_PROBLEM STATEMENT_
Your task is to give the data again, exactly, with every line intact.

%%

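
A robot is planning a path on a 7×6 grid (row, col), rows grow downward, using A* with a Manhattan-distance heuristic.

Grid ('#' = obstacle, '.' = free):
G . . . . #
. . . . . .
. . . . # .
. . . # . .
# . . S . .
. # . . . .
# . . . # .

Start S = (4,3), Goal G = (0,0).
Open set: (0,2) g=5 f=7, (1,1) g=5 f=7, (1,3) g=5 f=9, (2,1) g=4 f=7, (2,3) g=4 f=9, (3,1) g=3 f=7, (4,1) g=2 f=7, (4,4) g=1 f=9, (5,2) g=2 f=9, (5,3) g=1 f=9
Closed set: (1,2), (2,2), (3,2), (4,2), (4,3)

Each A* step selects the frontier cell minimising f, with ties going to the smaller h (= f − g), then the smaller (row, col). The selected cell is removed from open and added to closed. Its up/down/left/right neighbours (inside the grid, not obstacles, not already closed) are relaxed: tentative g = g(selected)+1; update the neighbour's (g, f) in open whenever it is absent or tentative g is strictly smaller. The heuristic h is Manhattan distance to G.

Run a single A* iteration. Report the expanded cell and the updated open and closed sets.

expanded=(0,2); open=[(0,1) g=6 f=7, (0,3) g=6 f=9, (1,1) g=5 f=7, (1,3) g=5 f=9, (2,1) g=4 f=7, (2,3) g=4 f=9, (3,1) g=3 f=7, (4,1) g=2 f=7, (4,4) g=1 f=9, (5,2) g=2 f=9, (5,3) g=1 f=9]; closed=[(0,2), (1,2), (2,2), (3,2), (4,2), (4,3)]

step 1: expand (0,2) (f=7, h=2) → closed; open now [(0,1) g=6 f=7, (0,3) g=6 f=9, (1,1) g=5 f=7, (1,3) g=5 f=9, (2,1) g=4 f=7, (2,3) g=4 f=9, (3,1) g=3 f=7, (4,1) g=2 f=7, (4,4) g=1 f=9, (5,2) g=2 f=9, (5,3) g=1 f=9]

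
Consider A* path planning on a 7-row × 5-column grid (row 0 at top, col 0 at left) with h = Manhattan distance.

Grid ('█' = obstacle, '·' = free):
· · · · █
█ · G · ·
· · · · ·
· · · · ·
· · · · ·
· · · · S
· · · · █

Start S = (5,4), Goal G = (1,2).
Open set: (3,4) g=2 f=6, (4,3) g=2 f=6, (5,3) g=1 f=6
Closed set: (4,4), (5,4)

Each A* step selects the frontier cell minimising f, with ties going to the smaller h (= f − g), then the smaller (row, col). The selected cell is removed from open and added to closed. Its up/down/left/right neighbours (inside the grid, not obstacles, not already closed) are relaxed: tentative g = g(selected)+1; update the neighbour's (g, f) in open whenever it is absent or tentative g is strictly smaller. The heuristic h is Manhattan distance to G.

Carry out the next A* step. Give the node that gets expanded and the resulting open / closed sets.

step 1: expand (3,4) (f=6, h=4) → closed; open now [(2,4) g=3 f=6, (3,3) g=3 f=6, (4,3) g=2 f=6, (5,3) g=1 f=6]

expanded=(3,4); open=[(2,4) g=3 f=6, (3,3) g=3 f=6, (4,3) g=2 f=6, (5,3) g=1 f=6]; closed=[(3,4), (4,4), (5,4)]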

%%

_EXERCISE RESULT_
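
A robot is planning a path on a 7×6 grid (row, col), rows grow downward, using A* with a Manhattan-distance heuristic.

Grid ('#' = obstacle, '.' = free):
G . . . . #
. . . . . .
. . . . # .
. . . # . .
# . . S . .
. # . . . .
# . . . # .

Start S = (4,3), Goal G = (0,0).
Open set: (0,2) g=5 f=7, (1,1) g=5 f=7, (1,3) g=5 f=9, (2,1) g=4 f=7, (2,3) g=4 f=9, (3,1) g=3 f=7, (4,1) g=2 f=7, (4,4) g=1 f=9, (5,2) g=2 f=9, (5,3) g=1 f=9
Closed set: (1,2), (2,2), (3,2), (4,2), (4,3)

Each A* step selects the frontier cell minimising f, with ties going to the smaller h (= f − g), then the smaller (row, col). The selected cell is removed from open and added to closed. Its up/down/left/right neighbours (inside the grid, not obstacles, not already closed) are relaxed: tentative g = g(selected)+1; update the neighbour's (g, f) in open whenever it is absent or tentative g is strictly smaller. The heuristic h is Manhattan distance to G.

Run a single A* iteration. Report the expanded cell and the updated open and closed sets.

expanded=(0,2); open=[(0,1) g=6 f=7, (0,3) g=6 f=9, (1,1) g=5 f=7, (1,3) g=5 f=9, (2,1) g=4 f=7, (2,3) g=4 f=9, (3,1) g=3 f=7, (4,1) g=2 f=7, (4,4) g=1 f=9, (5,2) g=2 f=9, (5,3) g=1 f=9]; closed=[(0,2), (1,2), (2,2), (3,2), (4,2), (4,3)]

step 1: expand (0,2) (f=7, h=2) → closed; open now [(0,1) g=6 f=7, (0,3) g=6 f=9, (1,1) g=5 f=7, (1,3) g=5 f=9, (2,1) g=4 f=7, (2,3) g=4 f=9, (3,1) g=3 f=7, (4,1) g=2 f=7, (4,4) g=1 f=9, (5,2) g=2 f=9, (5,3) g=1 f=9]

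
Consider A* path planning on a 7-row × 5-column grid (row 0 at top, col 0 at left) with h = Manhattan distance.

Grid ('█' = obstacle, '·' = free):
· · · · █
█ · G · ·
· · · · ·
· · · · ·
· · · · ·
· · · · S
· · · · █

Start S = (5,4), Goal G = (1,2).
Open set: (3,4) g=2 f=6, (4,3) g=2 f=6, (5,3) g=1 f=6
Closed set: (4,4), (5,4)

Each A* step selects the frontier cell minimising f, with ties going to the smaller h (= f − g), then the smaller (row, col). The selected cell is removed from open and added to closed. Its up/down/left/right neighbours (inside the grid, not obstacles, not already closed) are relaxed: tentative g = g(selected)+1; update the neighbour's (g, f) in open whenever it is absent or tentative g is strictly smaller. The heuristic h is Manhattan distance to G.

Carry out the next A* step. Give the node that gets expanded and the resulting open / closed sets.

step 1: expand (3,4) (f=6, h=4) → closed; open now [(2,4) g=3 f=6, (3,3) g=3 f=6, (4,3) g=2 f=6, (5,3) g=1 f=6]

expanded=(3,4); open=[(2,4) g=3 f=6, (3,3) g=3 f=6, (4,3) g=2 f=6, (5,3) g=1 f=6]; closed=[(3,4), (4,4), (5,4)]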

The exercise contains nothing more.